WORK INSTRUCTIONS
Output exactly the lines from the one holding "An electron is confined" through the final line of the entries.

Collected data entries
"""

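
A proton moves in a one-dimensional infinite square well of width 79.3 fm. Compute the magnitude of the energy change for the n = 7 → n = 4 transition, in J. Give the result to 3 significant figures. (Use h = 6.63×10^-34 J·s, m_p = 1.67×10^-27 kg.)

E_1 = h²/(8m_pL²) = 5.232×10^-15 J.
|ΔE| = |7² − 4²|·E_1 = 33·5.232×10^-15 J = 1.73×10^-13 J.

|ΔE| = 1.73×10^-13 J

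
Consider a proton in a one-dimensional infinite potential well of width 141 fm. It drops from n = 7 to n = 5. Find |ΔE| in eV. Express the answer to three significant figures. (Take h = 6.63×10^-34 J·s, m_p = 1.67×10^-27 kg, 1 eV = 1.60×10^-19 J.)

E_1 = h²/(8m_pL²) = 1.655×10^-15 J.
|ΔE| = |7² − 5²|·E_1 = 24·1.655×10^-15 J = 3.972×10^-14 J = 2.48×10^5 eV.

|ΔE| = 2.48×10^5 eV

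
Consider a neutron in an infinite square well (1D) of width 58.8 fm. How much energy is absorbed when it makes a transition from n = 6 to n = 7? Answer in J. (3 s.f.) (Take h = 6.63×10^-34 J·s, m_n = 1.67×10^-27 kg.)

|ΔE| = 1.24×10^-13 J

E_1 = h²/(8m_nL²) = 9.516×10^-15 J.
|ΔE| = |6² − 7²|·E_1 = 13·9.516×10^-15 J = 1.24×10^-13 J.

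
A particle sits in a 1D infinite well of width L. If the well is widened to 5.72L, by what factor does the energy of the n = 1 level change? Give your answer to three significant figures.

E_n ∝ 1/L², so the energy scales by 1/5.72² = 0.0306.

0.0306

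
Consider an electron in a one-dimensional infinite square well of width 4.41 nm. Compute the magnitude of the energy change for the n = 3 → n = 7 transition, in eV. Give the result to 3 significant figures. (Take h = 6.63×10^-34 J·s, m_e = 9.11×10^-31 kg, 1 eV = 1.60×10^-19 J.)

E_1 = h²/(8m_eL²) = 3.101×10^-21 J.
|ΔE| = |3² − 7²|·E_1 = 40·3.101×10^-21 J = 1.240×10^-19 J = 0.775 eV.

|ΔE| = 0.775 eV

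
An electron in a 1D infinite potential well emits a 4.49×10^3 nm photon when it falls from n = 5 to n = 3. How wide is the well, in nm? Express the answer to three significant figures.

L = 4.67 nm

The photon carries ΔE = hc/λ = 6.626×10^-34·2.998×10^8/4.49×10^-6 m = 4.424×10^-20 J.
Since ΔE = (5² − 3²)E_1, E_1 = 2.765×10^-21 J, and L = h/√(8m_eE_1) = 4.67×10^-9 m = 4.67 nm.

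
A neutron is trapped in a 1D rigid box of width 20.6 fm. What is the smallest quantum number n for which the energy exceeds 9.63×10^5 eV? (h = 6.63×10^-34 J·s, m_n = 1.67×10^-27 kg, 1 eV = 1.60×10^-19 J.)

E_1 = h²/(8m_nL²) = 7.753×10^-14 J = 4.846×10^5 eV.
Need n² > 9.63×10^5/4.846×10^5 = 1.987, i.e. n > 1.410.
The smallest integer satisfying this is n = 2.

n = 2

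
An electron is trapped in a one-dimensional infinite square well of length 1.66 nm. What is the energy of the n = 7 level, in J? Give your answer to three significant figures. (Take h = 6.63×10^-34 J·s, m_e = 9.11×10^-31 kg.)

E_7 = 1.07×10^-18 J

For an infinite well E_n = n²h²/(8m_eL²), so E_1 = h²/(8m_eL²) = (6.63×10^-34)²/(8·9.11×10^-31·(1.66×10^-9 m)²) = 2.189×10^-20 J.
Then E_7 = 7²·E_1 = 49·2.189×10^-20 J = 1.07×10^-18 J.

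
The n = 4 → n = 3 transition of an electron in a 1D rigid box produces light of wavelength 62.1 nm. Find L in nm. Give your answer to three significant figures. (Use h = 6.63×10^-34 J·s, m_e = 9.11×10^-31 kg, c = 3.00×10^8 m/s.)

L = 0.363 nm

The photon carries ΔE = hc/λ = 6.63×10^-34·3.00×10^8/6.21×10^-8 m = 3.203×10^-18 J.
Since ΔE = (4² − 3²)E_1, E_1 = 4.576×10^-19 J, and L = h/√(8m_eE_1) = 3.63×10^-10 m = 0.363 nm.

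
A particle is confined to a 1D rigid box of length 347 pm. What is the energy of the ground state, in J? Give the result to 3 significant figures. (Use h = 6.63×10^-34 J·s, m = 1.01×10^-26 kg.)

E_1 = 4.52×10^-23 J

For an infinite well E_n = n²h²/(8mL²), so E_1 = h²/(8mL²) = (6.63×10^-34)²/(8·1.01×10^-26·(3.47×10^-10 m)²) = 4.518×10^-23 J.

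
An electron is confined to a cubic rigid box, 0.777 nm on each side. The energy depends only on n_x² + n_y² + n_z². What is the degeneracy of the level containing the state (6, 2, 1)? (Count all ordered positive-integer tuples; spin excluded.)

degeneracy = 9

The level has n_x² + n_y² + n_z² = 41. The ordered positive-integer solutions are (1, 2, 6), (1, 6, 2), (2, 1, 6), (2, 6, 1), (3, 4, 4), (4, 3, 4), (4, 4, 3), (6, 1, 2), (6, 2, 1).
That gives 9 states.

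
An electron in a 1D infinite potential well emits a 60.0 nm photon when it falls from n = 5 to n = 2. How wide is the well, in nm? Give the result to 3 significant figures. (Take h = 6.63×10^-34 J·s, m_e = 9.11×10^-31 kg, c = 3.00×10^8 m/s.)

The photon carries ΔE = hc/λ = 6.63×10^-34·3.00×10^8/6.00×10^-8 m = 3.315×10^-18 J.
Since ΔE = (5² − 2²)E_1, E_1 = 1.579×10^-19 J, and L = h/√(8m_eE_1) = 6.18×10^-10 m = 0.618 nm.

L = 0.618 nm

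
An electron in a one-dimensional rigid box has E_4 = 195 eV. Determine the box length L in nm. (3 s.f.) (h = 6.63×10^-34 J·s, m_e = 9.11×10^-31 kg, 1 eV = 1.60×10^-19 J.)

From E_n = n²h²/(8m_eL²), L = n·h/√(8m_eE_n).
E_4 = 195 eV = 3.120×10^-17 J, so L = 4·6.63×10^-34/√(8·9.11×10^-31·3.120×10^-17) = 1.76×10^-10 m = 0.176 nm.

L = 0.176 nm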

"""

ANSWER TO THIS PROBLEM
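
An electron is confined to a cubic rigid box, 0.777 nm on each side. The energy depends only on n_x² + n_y² + n_z². What is the degeneracy of the level containing the state (6, 2, 1)? (Count all ordered positive-integer tuples; spin excluded.)

degeneracy = 9

The level has n_x² + n_y² + n_z² = 41. The ordered positive-integer solutions are (1, 2, 6), (1, 6, 2), (2, 1, 6), (2, 6, 1), (3, 4, 4), (4, 3, 4), (4, 4, 3), (6, 1, 2), (6, 2, 1).
That gives 9 states.

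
An electron in a 1D infinite potential well emits a 60.0 nm photon when it falls from n = 5 to n = 2. How wide is the well, in nm? Give the result to 3 significant figures. (Take h = 6.63×10^-34 J·s, m_e = 9.11×10^-31 kg, c = 3.00×10^8 m/s.)

The photon carries ΔE = hc/λ = 6.63×10^-34·3.00×10^8/6.00×10^-8 m = 3.315×10^-18 J.
Since ΔE = (5² − 2²)E_1, E_1 = 1.579×10^-19 J, and L = h/√(8m_eE_1) = 6.18×10^-10 m = 0.618 nm.

L = 0.618 nm

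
An electron in a one-dimensional rigid box has E_4 = 195 eV. Determine the box length L in nm. (3 s.f.) (h = 6.63×10^-34 J·s, m_e = 9.11×10^-31 kg, 1 eV = 1.60×10^-19 J.)

From E_n = n²h²/(8m_eL²), L = n·h/√(8m_eE_n).
E_4 = 195 eV = 3.120×10^-17 J, so L = 4·6.63×10^-34/√(8·9.11×10^-31·3.120×10^-17) = 1.76×10^-10 m = 0.176 nm.

L = 0.176 nm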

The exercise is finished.